§ Requirement: Once you reach the line that holds "Consider the 5" in the listing below, output it and every line after it through the line that holds "An astronomer wants", word for word.

§ Available data:
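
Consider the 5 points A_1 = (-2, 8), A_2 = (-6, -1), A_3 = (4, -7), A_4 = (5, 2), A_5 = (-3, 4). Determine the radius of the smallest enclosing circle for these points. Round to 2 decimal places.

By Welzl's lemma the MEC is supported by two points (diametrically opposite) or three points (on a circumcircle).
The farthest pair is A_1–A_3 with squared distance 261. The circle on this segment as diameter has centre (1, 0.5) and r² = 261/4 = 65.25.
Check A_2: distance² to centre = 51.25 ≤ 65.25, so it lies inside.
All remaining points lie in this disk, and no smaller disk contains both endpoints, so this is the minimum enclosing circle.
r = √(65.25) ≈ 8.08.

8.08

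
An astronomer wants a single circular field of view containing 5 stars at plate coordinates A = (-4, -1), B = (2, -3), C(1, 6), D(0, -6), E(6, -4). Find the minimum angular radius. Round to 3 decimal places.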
* * *
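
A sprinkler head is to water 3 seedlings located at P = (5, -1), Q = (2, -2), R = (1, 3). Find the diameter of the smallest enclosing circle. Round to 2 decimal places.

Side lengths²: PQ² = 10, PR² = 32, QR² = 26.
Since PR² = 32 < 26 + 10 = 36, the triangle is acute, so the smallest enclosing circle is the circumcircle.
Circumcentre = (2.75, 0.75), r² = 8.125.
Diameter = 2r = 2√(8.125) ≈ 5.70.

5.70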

§ Result of this exercise:
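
Consider the 5 points A_1 = (-2, 8), A_2 = (-6, -1), A_3 = (4, -7), A_4 = (5, 2), A_5 = (-3, 4). Determine the radius of the smallest enclosing circle for these points. Round to 2 decimal places.

By Welzl's lemma the MEC is supported by two points (diametrically opposite) or three points (on a circumcircle).
The farthest pair is A_1–A_3 with squared distance 261. The circle on this segment as diameter has centre (1, 0.5) and r² = 261/4 = 65.25.
Check A_2: distance² to centre = 51.25 ≤ 65.25, so it lies inside.
All remaining points lie in this disk, and no smaller disk contains both endpoints, so this is the minimum enclosing circle.
r = √(65.25) ≈ 8.08.

8.08

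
An astronomer wants a single circular field of view containing 5 stars at plate coordinates A = (-4, -1), B = (2, -3), C(1, 6), D(0, -6), E(6, -4). Find the minimum angular radius. Round to 3 decimal places.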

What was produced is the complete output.